● **Data for processing**
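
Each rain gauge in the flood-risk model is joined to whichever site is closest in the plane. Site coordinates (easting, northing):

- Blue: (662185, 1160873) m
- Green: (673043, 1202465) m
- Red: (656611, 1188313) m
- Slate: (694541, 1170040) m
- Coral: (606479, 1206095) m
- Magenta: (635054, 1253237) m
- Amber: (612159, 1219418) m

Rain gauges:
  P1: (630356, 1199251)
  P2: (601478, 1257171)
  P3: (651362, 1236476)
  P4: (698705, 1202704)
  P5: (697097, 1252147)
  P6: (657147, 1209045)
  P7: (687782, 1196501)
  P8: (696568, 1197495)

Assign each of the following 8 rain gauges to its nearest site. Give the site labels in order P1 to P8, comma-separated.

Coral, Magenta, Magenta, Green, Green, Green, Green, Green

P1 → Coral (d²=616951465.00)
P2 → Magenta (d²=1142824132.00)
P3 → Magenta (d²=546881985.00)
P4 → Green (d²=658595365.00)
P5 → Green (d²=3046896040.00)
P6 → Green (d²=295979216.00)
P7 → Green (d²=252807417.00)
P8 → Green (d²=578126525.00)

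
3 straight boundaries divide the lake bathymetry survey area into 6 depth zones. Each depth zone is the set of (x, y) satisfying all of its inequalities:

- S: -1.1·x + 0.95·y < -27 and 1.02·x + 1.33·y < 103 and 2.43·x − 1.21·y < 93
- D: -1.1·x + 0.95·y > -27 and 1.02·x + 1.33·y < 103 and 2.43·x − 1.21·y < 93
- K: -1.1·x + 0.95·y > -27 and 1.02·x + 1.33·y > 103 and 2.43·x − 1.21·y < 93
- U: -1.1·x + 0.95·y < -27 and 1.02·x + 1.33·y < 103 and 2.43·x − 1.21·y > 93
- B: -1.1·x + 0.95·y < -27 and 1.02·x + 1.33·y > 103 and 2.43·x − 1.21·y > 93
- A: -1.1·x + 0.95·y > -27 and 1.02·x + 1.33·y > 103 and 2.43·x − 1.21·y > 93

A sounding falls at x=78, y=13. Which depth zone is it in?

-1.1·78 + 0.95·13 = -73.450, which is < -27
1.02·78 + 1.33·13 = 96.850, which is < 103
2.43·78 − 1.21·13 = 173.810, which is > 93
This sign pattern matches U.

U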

---

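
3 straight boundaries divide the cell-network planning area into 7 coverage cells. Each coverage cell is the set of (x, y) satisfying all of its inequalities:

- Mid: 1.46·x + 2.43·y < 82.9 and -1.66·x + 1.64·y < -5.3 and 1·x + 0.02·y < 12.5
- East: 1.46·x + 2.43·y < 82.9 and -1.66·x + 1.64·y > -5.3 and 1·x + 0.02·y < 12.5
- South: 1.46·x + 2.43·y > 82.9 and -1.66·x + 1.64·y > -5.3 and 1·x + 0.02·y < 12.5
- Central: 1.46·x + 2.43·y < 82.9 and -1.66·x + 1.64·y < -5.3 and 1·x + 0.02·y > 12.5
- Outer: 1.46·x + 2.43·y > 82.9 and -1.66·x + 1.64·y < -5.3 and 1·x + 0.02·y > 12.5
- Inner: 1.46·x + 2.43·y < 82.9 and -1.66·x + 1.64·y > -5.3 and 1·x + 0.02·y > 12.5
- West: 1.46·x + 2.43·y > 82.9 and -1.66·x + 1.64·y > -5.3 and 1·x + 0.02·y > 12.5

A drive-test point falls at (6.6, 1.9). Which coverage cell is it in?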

--

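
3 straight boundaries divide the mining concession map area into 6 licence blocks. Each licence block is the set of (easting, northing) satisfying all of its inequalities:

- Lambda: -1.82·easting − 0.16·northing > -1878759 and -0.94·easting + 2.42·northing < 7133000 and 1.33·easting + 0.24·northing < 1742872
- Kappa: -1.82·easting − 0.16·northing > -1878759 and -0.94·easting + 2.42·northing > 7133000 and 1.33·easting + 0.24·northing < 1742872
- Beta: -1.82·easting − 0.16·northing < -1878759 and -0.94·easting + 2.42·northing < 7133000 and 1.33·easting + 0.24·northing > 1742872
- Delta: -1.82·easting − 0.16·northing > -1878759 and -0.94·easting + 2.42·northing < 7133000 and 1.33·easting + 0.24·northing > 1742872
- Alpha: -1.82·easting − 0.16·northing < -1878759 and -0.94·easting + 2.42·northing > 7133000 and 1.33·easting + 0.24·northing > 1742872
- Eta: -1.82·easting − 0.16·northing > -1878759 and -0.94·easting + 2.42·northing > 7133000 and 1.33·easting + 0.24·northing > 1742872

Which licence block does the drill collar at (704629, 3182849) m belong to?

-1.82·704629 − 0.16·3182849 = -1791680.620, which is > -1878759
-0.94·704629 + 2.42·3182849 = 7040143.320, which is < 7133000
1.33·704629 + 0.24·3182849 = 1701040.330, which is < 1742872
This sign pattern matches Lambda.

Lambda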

● **What is needed**
All lines of the entries containing the string "coverage" must be shown in full.

● **Exercise solution**
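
3 straight boundaries divide the cell-network planning area into 7 coverage cells. Each coverage cell is the set of (x, y) satisfying all of its inequalities:
A drive-test point falls at (6.6, 1.9). Which coverage cell is it in?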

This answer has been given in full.